### Problem details
From the data below, copy exactly the lines that lie between the one holding "Answer: 440 + 770*I ≈ 440.0 + 770.0*I" and the one holding "Let q(I, p)", including both, and nothing more.

[Stored data]
--------------------------------------------------

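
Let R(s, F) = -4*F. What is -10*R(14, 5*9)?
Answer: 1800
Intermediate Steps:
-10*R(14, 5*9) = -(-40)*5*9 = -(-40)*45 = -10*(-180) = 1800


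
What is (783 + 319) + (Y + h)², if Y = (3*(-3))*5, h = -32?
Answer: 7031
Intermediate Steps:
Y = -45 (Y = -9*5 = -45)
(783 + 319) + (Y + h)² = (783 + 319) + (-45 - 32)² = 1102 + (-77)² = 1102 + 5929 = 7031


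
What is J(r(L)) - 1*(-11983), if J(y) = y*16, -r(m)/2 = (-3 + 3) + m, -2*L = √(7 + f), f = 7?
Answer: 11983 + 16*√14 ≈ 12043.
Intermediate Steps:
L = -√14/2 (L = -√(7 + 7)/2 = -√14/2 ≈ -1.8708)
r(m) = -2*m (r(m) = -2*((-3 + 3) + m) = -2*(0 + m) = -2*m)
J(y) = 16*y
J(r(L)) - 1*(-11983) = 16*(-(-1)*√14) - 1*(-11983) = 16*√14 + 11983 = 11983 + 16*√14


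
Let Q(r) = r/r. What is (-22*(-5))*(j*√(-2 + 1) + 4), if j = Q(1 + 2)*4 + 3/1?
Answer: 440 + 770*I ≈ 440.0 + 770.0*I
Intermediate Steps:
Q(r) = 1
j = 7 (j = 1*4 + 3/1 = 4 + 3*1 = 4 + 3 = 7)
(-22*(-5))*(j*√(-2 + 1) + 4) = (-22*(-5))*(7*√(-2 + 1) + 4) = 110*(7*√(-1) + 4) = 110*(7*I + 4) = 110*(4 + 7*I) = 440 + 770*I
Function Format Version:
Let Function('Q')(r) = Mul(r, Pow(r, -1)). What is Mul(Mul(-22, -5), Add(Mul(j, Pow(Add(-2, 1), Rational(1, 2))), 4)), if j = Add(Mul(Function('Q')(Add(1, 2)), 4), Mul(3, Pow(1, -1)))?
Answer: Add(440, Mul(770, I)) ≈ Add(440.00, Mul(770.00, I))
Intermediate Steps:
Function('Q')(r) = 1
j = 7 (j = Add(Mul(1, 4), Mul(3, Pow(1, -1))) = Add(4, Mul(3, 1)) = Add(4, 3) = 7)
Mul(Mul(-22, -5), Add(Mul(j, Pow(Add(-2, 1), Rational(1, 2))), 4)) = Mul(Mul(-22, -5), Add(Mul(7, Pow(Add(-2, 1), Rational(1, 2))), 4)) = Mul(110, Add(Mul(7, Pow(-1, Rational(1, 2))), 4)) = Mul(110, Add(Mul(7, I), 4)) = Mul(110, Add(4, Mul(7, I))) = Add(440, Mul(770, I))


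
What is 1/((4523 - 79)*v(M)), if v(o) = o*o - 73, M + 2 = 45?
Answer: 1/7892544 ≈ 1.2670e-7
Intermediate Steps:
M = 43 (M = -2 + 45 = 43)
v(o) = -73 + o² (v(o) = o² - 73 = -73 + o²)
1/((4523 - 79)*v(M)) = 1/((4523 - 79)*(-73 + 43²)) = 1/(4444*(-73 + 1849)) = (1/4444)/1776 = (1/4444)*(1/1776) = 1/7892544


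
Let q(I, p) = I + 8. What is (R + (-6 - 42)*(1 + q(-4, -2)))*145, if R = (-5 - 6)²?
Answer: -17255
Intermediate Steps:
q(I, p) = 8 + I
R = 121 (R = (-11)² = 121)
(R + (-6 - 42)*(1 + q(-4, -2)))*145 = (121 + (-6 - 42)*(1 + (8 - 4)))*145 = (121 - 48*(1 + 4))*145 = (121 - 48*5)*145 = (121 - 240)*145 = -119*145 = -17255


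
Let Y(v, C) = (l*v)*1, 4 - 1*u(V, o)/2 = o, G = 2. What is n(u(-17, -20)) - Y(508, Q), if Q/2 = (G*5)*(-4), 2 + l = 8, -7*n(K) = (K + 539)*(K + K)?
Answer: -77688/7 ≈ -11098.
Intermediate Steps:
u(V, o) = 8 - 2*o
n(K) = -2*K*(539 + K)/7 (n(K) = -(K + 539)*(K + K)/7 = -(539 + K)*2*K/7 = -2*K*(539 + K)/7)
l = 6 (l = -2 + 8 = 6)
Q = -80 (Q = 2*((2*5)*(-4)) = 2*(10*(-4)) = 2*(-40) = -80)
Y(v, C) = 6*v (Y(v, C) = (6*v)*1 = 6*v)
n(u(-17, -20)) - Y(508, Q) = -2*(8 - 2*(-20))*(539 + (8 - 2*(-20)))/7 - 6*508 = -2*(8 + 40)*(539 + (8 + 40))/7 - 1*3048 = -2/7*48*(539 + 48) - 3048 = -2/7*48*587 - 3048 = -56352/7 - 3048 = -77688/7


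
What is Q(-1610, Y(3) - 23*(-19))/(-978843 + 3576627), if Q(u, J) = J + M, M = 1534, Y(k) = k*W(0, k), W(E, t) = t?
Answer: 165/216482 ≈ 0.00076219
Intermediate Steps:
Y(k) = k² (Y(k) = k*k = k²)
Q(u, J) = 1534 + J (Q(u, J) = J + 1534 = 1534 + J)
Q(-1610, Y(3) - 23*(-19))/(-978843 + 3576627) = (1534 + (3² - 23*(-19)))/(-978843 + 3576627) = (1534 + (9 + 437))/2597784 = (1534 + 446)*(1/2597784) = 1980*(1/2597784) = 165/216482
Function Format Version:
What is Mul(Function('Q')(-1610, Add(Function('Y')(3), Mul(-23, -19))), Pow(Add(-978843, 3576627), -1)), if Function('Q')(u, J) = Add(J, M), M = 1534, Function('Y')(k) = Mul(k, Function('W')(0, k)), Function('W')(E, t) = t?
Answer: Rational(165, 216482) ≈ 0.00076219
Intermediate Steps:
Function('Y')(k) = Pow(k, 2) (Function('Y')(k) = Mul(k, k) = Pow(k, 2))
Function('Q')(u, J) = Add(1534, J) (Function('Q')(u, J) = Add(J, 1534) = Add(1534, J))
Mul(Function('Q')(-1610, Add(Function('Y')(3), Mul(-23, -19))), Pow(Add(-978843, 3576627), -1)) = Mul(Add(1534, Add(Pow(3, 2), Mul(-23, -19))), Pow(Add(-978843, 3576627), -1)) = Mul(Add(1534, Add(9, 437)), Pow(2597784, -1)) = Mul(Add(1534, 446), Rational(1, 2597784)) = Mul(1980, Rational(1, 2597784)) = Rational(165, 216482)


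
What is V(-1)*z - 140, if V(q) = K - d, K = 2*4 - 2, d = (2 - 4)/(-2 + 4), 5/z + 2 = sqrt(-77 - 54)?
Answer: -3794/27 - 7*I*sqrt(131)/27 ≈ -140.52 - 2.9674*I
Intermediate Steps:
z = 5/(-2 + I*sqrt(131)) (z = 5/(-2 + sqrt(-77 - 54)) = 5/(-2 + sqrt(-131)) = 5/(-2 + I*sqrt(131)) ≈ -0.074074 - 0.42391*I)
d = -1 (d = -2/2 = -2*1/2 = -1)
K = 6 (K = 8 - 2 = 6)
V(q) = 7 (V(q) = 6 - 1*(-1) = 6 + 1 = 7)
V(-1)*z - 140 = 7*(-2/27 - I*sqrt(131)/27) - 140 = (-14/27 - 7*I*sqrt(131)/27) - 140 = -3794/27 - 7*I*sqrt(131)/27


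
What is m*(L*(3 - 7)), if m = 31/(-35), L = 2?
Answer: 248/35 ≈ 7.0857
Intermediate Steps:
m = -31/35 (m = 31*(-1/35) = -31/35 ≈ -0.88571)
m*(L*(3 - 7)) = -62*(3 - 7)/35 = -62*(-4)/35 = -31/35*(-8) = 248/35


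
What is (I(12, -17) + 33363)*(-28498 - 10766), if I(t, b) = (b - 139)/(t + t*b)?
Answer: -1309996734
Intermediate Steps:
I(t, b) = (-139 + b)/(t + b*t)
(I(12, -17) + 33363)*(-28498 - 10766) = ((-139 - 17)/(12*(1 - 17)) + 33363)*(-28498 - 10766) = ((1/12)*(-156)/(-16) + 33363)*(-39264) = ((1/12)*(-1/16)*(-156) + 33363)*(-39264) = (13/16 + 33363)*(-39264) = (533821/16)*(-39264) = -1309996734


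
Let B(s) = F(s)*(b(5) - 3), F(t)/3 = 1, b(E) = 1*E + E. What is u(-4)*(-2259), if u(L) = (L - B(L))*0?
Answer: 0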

--------------------------------------------------

### Response to the exercise
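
Answer: 440 + 770*I ≈ 440.0 + 770.0*I
Intermediate Steps:
Q(r) = 1
j = 7 (j = 1*4 + 3/1 = 4 + 3*1 = 4 + 3 = 7)
(-22*(-5))*(j*√(-2 + 1) + 4) = (-22*(-5))*(7*√(-2 + 1) + 4) = 110*(7*√(-1) + 4) = 110*(7*I + 4) = 110*(4 + 7*I) = 440 + 770*I
Function Format Version:
Let Function('Q')(r) = Mul(r, Pow(r, -1)). What is Mul(Mul(-22, -5), Add(Mul(j, Pow(Add(-2, 1), Rational(1, 2))), 4)), if j = Add(Mul(Function('Q')(Add(1, 2)), 4), Mul(3, Pow(1, -1)))?
Answer: Add(440, Mul(770, I)) ≈ Add(440.00, Mul(770.00, I))
Intermediate Steps:
Function('Q')(r) = 1
j = 7 (j = Add(Mul(1, 4), Mul(3, Pow(1, -1))) = Add(4, Mul(3, 1)) = Add(4, 3) = 7)
Mul(Mul(-22, -5), Add(Mul(j, Pow(Add(-2, 1), Rational(1, 2))), 4)) = Mul(Mul(-22, -5), Add(Mul(7, Pow(Add(-2, 1), Rational(1, 2))), 4)) = Mul(110, Add(Mul(7, Pow(-1, Rational(1, 2))), 4)) = Mul(110, Add(Mul(7, I), 4)) = Mul(110, Add(4, Mul(7, I))) = Add(440, Mul(770, I))


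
What is 1/((4523 - 79)*v(M)), if v(o) = o*o - 73, M + 2 = 45?
Answer: 1/7892544 ≈ 1.2670e-7
Intermediate Steps:
M = 43 (M = -2 + 45 = 43)
v(o) = -73 + o² (v(o) = o² - 73 = -73 + o²)
1/((4523 - 79)*v(M)) = 1/((4523 - 79)*(-73 + 43²)) = 1/(4444*(-73 + 1849)) = (1/4444)/1776 = (1/4444)*(1/1776) = 1/7892544


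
Let q(I, p) = I + 8. What is (R + (-6 - 42)*(1 + q(-4, -2)))*145, if R = (-5 - 6)²?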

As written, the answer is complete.